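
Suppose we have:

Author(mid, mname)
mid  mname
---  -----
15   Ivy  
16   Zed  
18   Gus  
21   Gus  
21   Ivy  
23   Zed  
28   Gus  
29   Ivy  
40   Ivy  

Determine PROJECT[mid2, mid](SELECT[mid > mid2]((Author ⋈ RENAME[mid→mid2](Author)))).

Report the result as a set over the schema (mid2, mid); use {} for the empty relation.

{(15, 21), (15, 29), (15, 40), (16, 23), (18, 21), (18, 28), (21, 28), (21, 29), (21, 40), (29, 40)}

ρ[mid→mid2]: schema becomes (mid2, mname); tuples unchanged.
Author ⋈ RENAME[mid→mid2](Author) (natural join on mname): {(15, Ivy, 15), (15, Ivy, 21), (15, Ivy, 29), (15, Ivy, 40), (16, Zed, 16), (16, Zed, 23), (18, Gus, 18), (18, Gus, 21), (18, Gus, 28), (21, Gus, 18), (21, Gus, 21), (21, Gus, 28), (21, Ivy, 15), (21, Ivy, 21), (21, Ivy, 29), (21, Ivy, 40), (23, Zed, 16), (23, Zed, 23), (28, Gus, 18), (28, Gus, 21), (28, Gus, 28), (29, Ivy, 15), (29, Ivy, 21), (29, Ivy, 29), (29, Ivy, 40), (40, Ivy, 15), (40, Ivy, 21), (40, Ivy, 29), (40, Ivy, 40)}
σ[mid > mid2]: keep tuples satisfying mid > mid2 → {(21, Gus, 18), (21, Ivy, 15), (23, Zed, 16), (28, Gus, 18), (28, Gus, 21), (29, Ivy, 15), (29, Ivy, 21), (40, Ivy, 15), (40, Ivy, 21), (40, Ivy, 29)}
π[mid2, mid]: project onto (mid2, mid) → {(15, 21), (15, 29), (15, 40), (16, 23), (18, 21), (18, 28), (21, 28), (21, 29), (21, 40), (29, 40)}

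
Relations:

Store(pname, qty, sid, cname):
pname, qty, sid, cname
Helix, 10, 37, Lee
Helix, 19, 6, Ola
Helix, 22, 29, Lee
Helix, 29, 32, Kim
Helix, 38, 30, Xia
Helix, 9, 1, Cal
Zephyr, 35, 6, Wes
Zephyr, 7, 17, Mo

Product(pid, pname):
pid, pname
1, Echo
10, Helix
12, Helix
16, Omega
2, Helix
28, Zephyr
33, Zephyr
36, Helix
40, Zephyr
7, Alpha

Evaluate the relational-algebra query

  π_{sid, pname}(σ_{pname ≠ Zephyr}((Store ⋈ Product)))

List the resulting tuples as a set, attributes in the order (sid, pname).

Store ⋈ Product (natural join on pname): {(Helix, 10, 37, Lee, 10), (Helix, 10, 37, Lee, 12), (Helix, 10, 37, Lee, 2), (Helix, 10, 37, Lee, 36), (Helix, 19, 6, Ola, 10), (Helix, 19, 6, Ola, 12), (Helix, 19, 6, Ola, 2), (Helix, 19, 6, Ola, 36), (Helix, 22, 29, Lee, 10), (Helix, 22, 29, Lee, 12), (Helix, 22, 29, Lee, 2), (Helix, 22, 29, Lee, 36), (Helix, 29, 32, Kim, 10), (Helix, 29, 32, Kim, 12), (Helix, 29, 32, Kim, 2), (Helix, 29, 32, Kim, 36), (Helix, 38, 30, Xia, 10), (Helix, 38, 30, Xia, 12), (Helix, 38, 30, Xia, 2), (Helix, 38, 30, Xia, 36), (Helix, 9, 1, Cal, 10), (Helix, 9, 1, Cal, 12), (Helix, 9, 1, Cal, 2), (Helix, 9, 1, Cal, 36), (Zephyr, 35, 6, Wes, 28), (Zephyr, 35, 6, Wes, 33), (Zephyr, 35, 6, Wes, 40), (Zephyr, 7, 17, Mo, 28), (Zephyr, 7, 17, Mo, 33), (Zephyr, 7, 17, Mo, 40)}
σ[pname ≠ Zephyr]: keep tuples satisfying pname ≠ Zephyr → {(Helix, 10, 37, Lee, 10), (Helix, 10, 37, Lee, 12), (Helix, 10, 37, Lee, 2), (Helix, 10, 37, Lee, 36), (Helix, 19, 6, Ola, 10), (Helix, 19, 6, Ola, 12), (Helix, 19, 6, Ola, 2), (Helix, 19, 6, Ola, 36), (Helix, 22, 29, Lee, 10), (Helix, 22, 29, Lee, 12), (Helix, 22, 29, Lee, 2), (Helix, 22, 29, Lee, 36), (Helix, 29, 32, Kim, 10), (Helix, 29, 32, Kim, 12), (Helix, 29, 32, Kim, 2), (Helix, 29, 32, Kim, 36), (Helix, 38, 30, Xia, 10), (Helix, 38, 30, Xia, 12), (Helix, 38, 30, Xia, 2), (Helix, 38, 30, Xia, 36), (Helix, 9, 1, Cal, 10), (Helix, 9, 1, Cal, 12), (Helix, 9, 1, Cal, 2), (Helix, 9, 1, Cal, 36)}
Keep only column(s) sid, pname (18 duplicate(s) eliminated): {(1, Helix), (29, Helix), (30, Helix), (32, Helix), (37, Helix), (6, Helix)}

{(1, Helix), (29, Helix), (30, Helix), (32, Helix), (37, Helix), (6, Helix)}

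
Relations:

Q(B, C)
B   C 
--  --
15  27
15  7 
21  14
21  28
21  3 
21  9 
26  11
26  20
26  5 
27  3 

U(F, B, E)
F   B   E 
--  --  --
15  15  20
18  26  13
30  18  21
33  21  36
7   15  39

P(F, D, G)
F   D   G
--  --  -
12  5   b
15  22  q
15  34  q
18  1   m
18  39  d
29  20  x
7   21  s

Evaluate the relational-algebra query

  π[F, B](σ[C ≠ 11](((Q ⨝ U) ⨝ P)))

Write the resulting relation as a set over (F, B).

{(15, 15), (18, 26), (7, 15)}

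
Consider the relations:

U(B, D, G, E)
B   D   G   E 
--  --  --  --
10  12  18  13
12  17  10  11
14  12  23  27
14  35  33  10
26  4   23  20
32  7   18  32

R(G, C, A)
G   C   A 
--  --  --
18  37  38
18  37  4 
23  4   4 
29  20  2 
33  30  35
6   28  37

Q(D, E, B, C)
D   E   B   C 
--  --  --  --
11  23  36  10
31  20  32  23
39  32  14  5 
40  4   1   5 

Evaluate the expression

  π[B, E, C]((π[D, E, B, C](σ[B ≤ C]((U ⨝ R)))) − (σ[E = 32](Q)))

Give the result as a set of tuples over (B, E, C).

{(10, 13, 37), (14, 10, 30), (32, 32, 37)}

Joining U and R on G yields {(10, 12, 18, 13, 37, 38), (10, 12, 18, 13, 37, 4), (14, 12, 23, 27, 4, 4), (14, 35, 33, 10, 30, 35), (26, 4, 23, 20, 4, 4), (32, 7, 18, 32, 37, 38), (32, 7, 18, 32, 37, 4)}.
Selection B ≤ C: {(10, 12, 18, 13, 37, 38), (10, 12, 18, 13, 37, 4), (14, 35, 33, 10, 30, 35), (32, 7, 18, 32, 37, 38), (32, 7, 18, 32, 37, 4)}
π[D, E, B, C]: project onto (D, E, B, C) (2 duplicate(s) eliminated) → {(12, 13, 10, 37), (35, 10, 14, 30), (7, 32, 32, 37)}
Selection E = 32: {(39, 32, 14, 5)}
Taking the difference: {(12, 13, 10, 37), (35, 10, 14, 30), (7, 32, 32, 37)}
π[B, E, C]: project onto (B, E, C) → {(10, 13, 37), (14, 10, 30), (32, 32, 37)}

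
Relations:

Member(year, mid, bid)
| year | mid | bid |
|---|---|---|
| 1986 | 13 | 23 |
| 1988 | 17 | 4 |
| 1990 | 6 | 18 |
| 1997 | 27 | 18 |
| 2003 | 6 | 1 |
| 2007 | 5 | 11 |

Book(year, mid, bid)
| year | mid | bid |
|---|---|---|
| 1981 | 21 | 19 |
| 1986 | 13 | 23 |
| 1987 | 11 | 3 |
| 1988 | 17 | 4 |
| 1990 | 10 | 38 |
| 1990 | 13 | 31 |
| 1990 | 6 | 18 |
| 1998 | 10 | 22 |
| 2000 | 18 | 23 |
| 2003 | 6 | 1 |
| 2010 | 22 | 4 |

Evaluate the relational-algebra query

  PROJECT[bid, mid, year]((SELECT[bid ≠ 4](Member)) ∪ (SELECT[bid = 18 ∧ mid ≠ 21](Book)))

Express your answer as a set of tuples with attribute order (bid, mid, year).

{(1, 6, 2003), (11, 5, 2007), (18, 27, 1997), (18, 6, 1990), (23, 13, 1986)}

Selection bid ≠ 4: {(1986, 13, 23), (1990, 6, 18), (1997, 27, 18), (2003, 6, 1), (2007, 5, 11)}
Selection bid = 18 ∧ mid ≠ 21: {(1990, 6, 18)}
Union: {(1986, 13, 23), (1990, 6, 18), (1997, 27, 18), (2003, 6, 1), (2007, 5, 11)} with {(1990, 6, 18)} → {(1986, 13, 23), (1990, 6, 18), (1997, 27, 18), (2003, 6, 1), (2007, 5, 11)}
π_{bid, mid, year} gives {(1, 6, 2003), (11, 5, 2007), (18, 27, 1997), (18, 6, 1990), (23, 13, 1986)}.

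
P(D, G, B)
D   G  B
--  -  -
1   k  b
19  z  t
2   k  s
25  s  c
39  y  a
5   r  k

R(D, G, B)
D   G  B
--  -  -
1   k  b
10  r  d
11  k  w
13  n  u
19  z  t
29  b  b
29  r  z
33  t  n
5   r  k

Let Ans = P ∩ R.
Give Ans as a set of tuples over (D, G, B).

{(1, k, b), (19, z, t), (5, r, k)}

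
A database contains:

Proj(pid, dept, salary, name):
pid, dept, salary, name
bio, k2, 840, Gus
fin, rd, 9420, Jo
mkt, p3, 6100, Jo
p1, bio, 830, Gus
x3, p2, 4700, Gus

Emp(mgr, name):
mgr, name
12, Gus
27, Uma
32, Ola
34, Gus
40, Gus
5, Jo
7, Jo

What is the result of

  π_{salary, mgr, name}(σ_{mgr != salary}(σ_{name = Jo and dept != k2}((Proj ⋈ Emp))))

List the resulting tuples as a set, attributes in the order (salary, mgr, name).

{(6100, 5, Jo), (6100, 7, Jo), (9420, 5, Jo), (9420, 7, Jo)}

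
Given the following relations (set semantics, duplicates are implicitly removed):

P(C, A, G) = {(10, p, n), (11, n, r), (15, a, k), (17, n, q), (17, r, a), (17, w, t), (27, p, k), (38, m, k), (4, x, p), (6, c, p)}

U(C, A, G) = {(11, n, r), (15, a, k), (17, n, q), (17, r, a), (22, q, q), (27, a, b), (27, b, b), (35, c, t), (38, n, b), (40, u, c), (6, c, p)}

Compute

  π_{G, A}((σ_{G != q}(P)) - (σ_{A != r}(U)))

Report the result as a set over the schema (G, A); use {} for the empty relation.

Filtering on G != q leaves {(10, p, n), (11, n, r), (15, a, k), (17, r, a), (17, w, t), (27, p, k), (38, m, k), (4, x, p), (6, c, p)}.
Filtering on A != r leaves {(11, n, r), (15, a, k), (17, n, q), (22, q, q), (27, a, b), (27, b, b), (35, c, t), (38, n, b), (40, u, c), (6, c, p)}.
Taking the difference: {(10, p, n), (17, r, a), (17, w, t), (27, p, k), (38, m, k), (4, x, p)}
π_{G, A} gives {(a, r), (k, m), (k, p), (n, p), (p, x), (t, w)}.

{(a, r), (k, m), (k, p), (n, p), (p, x), (t, w)}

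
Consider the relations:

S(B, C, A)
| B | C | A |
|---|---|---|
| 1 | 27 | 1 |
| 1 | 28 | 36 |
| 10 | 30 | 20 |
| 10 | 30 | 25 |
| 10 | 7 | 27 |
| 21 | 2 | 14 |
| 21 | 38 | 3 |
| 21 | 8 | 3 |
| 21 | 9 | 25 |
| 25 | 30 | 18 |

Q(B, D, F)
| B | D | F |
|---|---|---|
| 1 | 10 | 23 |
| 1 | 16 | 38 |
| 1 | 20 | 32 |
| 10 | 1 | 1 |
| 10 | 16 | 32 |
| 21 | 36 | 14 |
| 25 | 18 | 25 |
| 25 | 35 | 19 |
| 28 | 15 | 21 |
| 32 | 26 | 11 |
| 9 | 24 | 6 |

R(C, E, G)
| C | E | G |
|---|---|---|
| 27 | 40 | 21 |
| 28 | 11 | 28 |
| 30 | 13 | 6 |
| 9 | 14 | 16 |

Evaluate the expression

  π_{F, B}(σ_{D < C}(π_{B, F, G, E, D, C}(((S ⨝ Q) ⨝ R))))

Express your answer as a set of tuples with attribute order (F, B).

{(1, 10), (23, 1), (25, 25), (32, 1), (32, 10), (38, 1)}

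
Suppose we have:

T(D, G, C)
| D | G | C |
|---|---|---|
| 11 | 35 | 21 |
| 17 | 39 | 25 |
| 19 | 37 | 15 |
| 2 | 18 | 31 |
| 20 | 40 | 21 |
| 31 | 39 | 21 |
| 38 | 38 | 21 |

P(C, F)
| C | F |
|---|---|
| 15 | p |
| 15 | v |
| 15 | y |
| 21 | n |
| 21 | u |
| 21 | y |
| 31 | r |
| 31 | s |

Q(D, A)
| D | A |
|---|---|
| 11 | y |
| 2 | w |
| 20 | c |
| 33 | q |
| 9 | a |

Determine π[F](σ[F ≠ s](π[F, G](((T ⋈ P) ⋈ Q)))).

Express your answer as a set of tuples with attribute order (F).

{n, r, u, y}

T ⋈ P (natural join on C): {(11, 35, 21, n), (11, 35, 21, u), (11, 35, 21, y), (19, 37, 15, p), (19, 37, 15, v), (19, 37, 15, y), (2, 18, 31, r), (2, 18, 31, s), (20, 40, 21, n), (20, 40, 21, u), (20, 40, 21, y), (31, 39, 21, n), (31, 39, 21, u), (31, 39, 21, y), (38, 38, 21, n), (38, 38, 21, u), (38, 38, 21, y)}
(T ⋈ P) ⋈ Q (natural join on D): {(11, 35, 21, n, y), (11, 35, 21, u, y), (11, 35, 21, y, y), (2, 18, 31, r, w), (2, 18, 31, s, w), (20, 40, 21, n, c), (20, 40, 21, u, c), (20, 40, 21, y, c)}
Keep only column(s) F, G: {(n, 35), (n, 40), (r, 18), (s, 18), (u, 35), (u, 40), (y, 35), (y, 40)}
Filtering on F ≠ s leaves {(n, 35), (n, 40), (r, 18), (u, 35), (u, 40), (y, 35), (y, 40)}.
Keep only column(s) F (3 duplicate(s) eliminated): {n, r, u, y}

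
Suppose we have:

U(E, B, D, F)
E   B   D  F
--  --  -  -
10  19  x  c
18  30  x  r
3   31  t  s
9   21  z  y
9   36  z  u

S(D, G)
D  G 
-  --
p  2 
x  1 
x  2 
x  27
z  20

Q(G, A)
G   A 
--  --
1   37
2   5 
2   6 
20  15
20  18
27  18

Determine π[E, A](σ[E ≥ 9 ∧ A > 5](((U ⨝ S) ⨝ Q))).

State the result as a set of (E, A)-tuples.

Joining U and S on D yields {(10, 19, x, c, 1), (10, 19, x, c, 2), (10, 19, x, c, 27), (18, 30, x, r, 1), (18, 30, x, r, 2), (18, 30, x, r, 27), (9, 21, z, y, 20), (9, 36, z, u, 20)}.
Joining (U ⨝ S) and Q on G yields {(10, 19, x, c, 1, 37), (10, 19, x, c, 2, 5), (10, 19, x, c, 2, 6), (10, 19, x, c, 27, 18), (18, 30, x, r, 1, 37), (18, 30, x, r, 2, 5), (18, 30, x, r, 2, 6), (18, 30, x, r, 27, 18), (9, 21, z, y, 20, 15), (9, 21, z, y, 20, 18), (9, 36, z, u, 20, 15), (9, 36, z, u, 20, 18)}.
Apply σ_{E ≥ 9 ∧ A > 5}; surviving tuples: {(10, 19, x, c, 1, 37), (10, 19, x, c, 2, 6), (10, 19, x, c, 27, 18), (18, 30, x, r, 1, 37), (18, 30, x, r, 2, 6), (18, 30, x, r, 27, 18), (9, 21, z, y, 20, 15), (9, 21, z, y, 20, 18), (9, 36, z, u, 20, 15), (9, 36, z, u, 20, 18)}
Keep only column(s) E, A (2 duplicate(s) eliminated): {(10, 18), (10, 37), (10, 6), (18, 18), (18, 37), (18, 6), (9, 15), (9, 18)}

{(10, 18), (10, 37), (10, 6), (18, 18), (18, 37), (18, 6), (9, 15), (9, 18)}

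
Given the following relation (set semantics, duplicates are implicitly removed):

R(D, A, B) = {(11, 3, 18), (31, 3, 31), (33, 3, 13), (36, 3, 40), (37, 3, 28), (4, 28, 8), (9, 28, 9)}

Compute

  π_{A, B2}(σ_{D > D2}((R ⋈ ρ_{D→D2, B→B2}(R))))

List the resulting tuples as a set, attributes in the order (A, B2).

ρ[D→D2, B→B2]: schema becomes (D2, A, B2); tuples unchanged.
Joining R and ρ_{D→D2, B→B2}(R) on A yields {(11, 3, 18, 11, 18), (11, 3, 18, 31, 31), (11, 3, 18, 33, 13), (11, 3, 18, 36, 40), (11, 3, 18, 37, 28), (31, 3, 31, 11, 18), (31, 3, 31, 31, 31), (31, 3, 31, 33, 13), (31, 3, 31, 36, 40), (31, 3, 31, 37, 28), (33, 3, 13, 11, 18), (33, 3, 13, 31, 31), (33, 3, 13, 33, 13), (33, 3, 13, 36, 40), (33, 3, 13, 37, 28), (36, 3, 40, 11, 18), (36, 3, 40, 31, 31), (36, 3, 40, 33, 13), (36, 3, 40, 36, 40), (36, 3, 40, 37, 28), (37, 3, 28, 11, 18), (37, 3, 28, 31, 31), (37, 3, 28, 33, 13), (37, 3, 28, 36, 40), (37, 3, 28, 37, 28), (4, 28, 8, 4, 8), (4, 28, 8, 9, 9), (9, 28, 9, 4, 8), (9, 28, 9, 9, 9)}.
σ[D > D2]: keep tuples satisfying D > D2 → {(31, 3, 31, 11, 18), (33, 3, 13, 11, 18), (33, 3, 13, 31, 31), (36, 3, 40, 11, 18), (36, 3, 40, 31, 31), (36, 3, 40, 33, 13), (37, 3, 28, 11, 18), (37, 3, 28, 31, 31), (37, 3, 28, 33, 13), (37, 3, 28, 36, 40), (9, 28, 9, 4, 8)}
Keep only column(s) A, B2 (6 duplicate(s) eliminated): {(28, 8), (3, 13), (3, 18), (3, 31), (3, 40)}

{(28, 8), (3, 13), (3, 18), (3, 31), (3, 40)}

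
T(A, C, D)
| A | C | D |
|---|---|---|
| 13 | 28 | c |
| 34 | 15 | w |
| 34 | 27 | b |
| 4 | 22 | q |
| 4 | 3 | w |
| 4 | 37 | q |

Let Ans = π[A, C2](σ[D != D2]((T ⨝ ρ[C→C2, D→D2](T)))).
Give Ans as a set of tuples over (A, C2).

{(34, 15), (34, 27), (4, 22), (4, 3), (4, 37)}

ρ[C→C2, D→D2]: schema becomes (A, C2, D2); tuples unchanged.
T ⋈ ρ[C→C2, D→D2](T) (natural join on A): {(13, 28, c, 28, c), (34, 15, w, 15, w), (34, 15, w, 27, b), (34, 27, b, 15, w), (34, 27, b, 27, b), (4, 22, q, 22, q), (4, 22, q, 3, w), (4, 22, q, 37, q), (4, 3, w, 22, q), (4, 3, w, 3, w), (4, 3, w, 37, q), (4, 37, q, 22, q), (4, 37, q, 3, w), (4, 37, q, 37, q)}
Filtering on D != D2 leaves {(34, 15, w, 27, b), (34, 27, b, 15, w), (4, 22, q, 3, w), (4, 3, w, 22, q), (4, 3, w, 37, q), (4, 37, q, 3, w)}.
Keep only column(s) A, C2 (1 duplicate(s) eliminated): {(34, 15), (34, 27), (4, 22), (4, 3), (4, 37)}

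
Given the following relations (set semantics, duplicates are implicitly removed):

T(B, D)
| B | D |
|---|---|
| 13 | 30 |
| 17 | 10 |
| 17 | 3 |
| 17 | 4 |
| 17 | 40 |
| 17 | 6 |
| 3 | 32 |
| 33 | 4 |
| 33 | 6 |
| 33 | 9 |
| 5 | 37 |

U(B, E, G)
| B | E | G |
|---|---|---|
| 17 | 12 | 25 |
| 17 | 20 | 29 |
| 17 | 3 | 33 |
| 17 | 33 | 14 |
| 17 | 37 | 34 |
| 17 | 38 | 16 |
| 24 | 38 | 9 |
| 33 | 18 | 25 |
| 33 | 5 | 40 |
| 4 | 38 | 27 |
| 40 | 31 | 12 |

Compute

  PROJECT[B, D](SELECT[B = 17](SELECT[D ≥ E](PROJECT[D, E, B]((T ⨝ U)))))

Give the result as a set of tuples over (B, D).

{(17, 10), (17, 3), (17, 4), (17, 40), (17, 6)}

Joining T and U on B yields {(17, 10, 12, 25), (17, 10, 20, 29), (17, 10, 3, 33), (17, 10, 33, 14), (17, 10, 37, 34), (17, 10, 38, 16), (17, 3, 12, 25), (17, 3, 20, 29), (17, 3, 3, 33), (17, 3, 33, 14), (17, 3, 37, 34), (17, 3, 38, 16), (17, 4, 12, 25), (17, 4, 20, 29), (17, 4, 3, 33), (17, 4, 33, 14), (17, 4, 37, 34), (17, 4, 38, 16), (17, 40, 12, 25), (17, 40, 20, 29), (17, 40, 3, 33), (17, 40, 33, 14), (17, 40, 37, 34), (17, 40, 38, 16), (17, 6, 12, 25), (17, 6, 20, 29), (17, 6, 3, 33), (17, 6, 33, 14), (17, 6, 37, 34), (17, 6, 38, 16), (33, 4, 18, 25), (33, 4, 5, 40), (33, 6, 18, 25), (33, 6, 5, 40), (33, 9, 18, 25), (33, 9, 5, 40)}.
Projecting to D, E, B: {(10, 12, 17), (10, 20, 17), (10, 3, 17), (10, 33, 17), (10, 37, 17), (10, 38, 17), (3, 12, 17), (3, 20, 17), (3, 3, 17), (3, 33, 17), (3, 37, 17), (3, 38, 17), (4, 12, 17), (4, 18, 33), (4, 20, 17), (4, 3, 17), (4, 33, 17), (4, 37, 17), (4, 38, 17), (4, 5, 33), (40, 12, 17), (40, 20, 17), (40, 3, 17), (40, 33, 17), (40, 37, 17), (40, 38, 17), (6, 12, 17), (6, 18, 33), (6, 20, 17), (6, 3, 17), (6, 33, 17), (6, 37, 17), (6, 38, 17), (6, 5, 33), (9, 18, 33), (9, 5, 33)}
Apply σ_{D ≥ E}; surviving tuples: {(10, 3, 17), (3, 3, 17), (4, 3, 17), (40, 12, 17), (40, 20, 17), (40, 3, 17), (40, 33, 17), (40, 37, 17), (40, 38, 17), (6, 3, 17), (6, 5, 33), (9, 5, 33)}
Apply σ_{B = 17}; surviving tuples: {(10, 3, 17), (3, 3, 17), (4, 3, 17), (40, 12, 17), (40, 20, 17), (40, 3, 17), (40, 33, 17), (40, 37, 17), (40, 38, 17), (6, 3, 17)}
Projecting to B, D (5 duplicate(s) eliminated): {(17, 10), (17, 3), (17, 4), (17, 40), (17, 6)}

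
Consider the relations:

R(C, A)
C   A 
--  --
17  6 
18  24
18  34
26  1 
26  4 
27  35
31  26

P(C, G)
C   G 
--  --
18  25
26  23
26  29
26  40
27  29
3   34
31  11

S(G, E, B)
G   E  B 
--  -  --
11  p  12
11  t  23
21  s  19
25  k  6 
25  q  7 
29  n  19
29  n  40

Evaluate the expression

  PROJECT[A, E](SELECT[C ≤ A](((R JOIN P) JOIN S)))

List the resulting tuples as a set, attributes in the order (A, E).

{(24, k), (24, q), (34, k), (34, q), (35, n)}

Joining R and P on C yields {(18, 24, 25), (18, 34, 25), (26, 1, 23), (26, 1, 29), (26, 1, 40), (26, 4, 23), (26, 4, 29), (26, 4, 40), (27, 35, 29), (31, 26, 11)}.
Joining (R JOIN P) and S on G yields {(18, 24, 25, k, 6), (18, 24, 25, q, 7), (18, 34, 25, k, 6), (18, 34, 25, q, 7), (26, 1, 29, n, 19), (26, 1, 29, n, 40), (26, 4, 29, n, 19), (26, 4, 29, n, 40), (27, 35, 29, n, 19), (27, 35, 29, n, 40), (31, 26, 11, p, 12), (31, 26, 11, t, 23)}.
σ[C ≤ A]: keep tuples satisfying C ≤ A → {(18, 24, 25, k, 6), (18, 24, 25, q, 7), (18, 34, 25, k, 6), (18, 34, 25, q, 7), (27, 35, 29, n, 19), (27, 35, 29, n, 40)}
π[A, E]: project onto (A, E) (1 duplicate(s) eliminated) → {(24, k), (24, q), (34, k), (34, q), (35, n)}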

···

> [YOUR INSTRUCTIONS]: Within the material, find all lines that hold the word "cname" and show them.

> [EXERCISE SOLUTION]:
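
Store(pname, qty, sid, cname):
pname, qty, sid, cname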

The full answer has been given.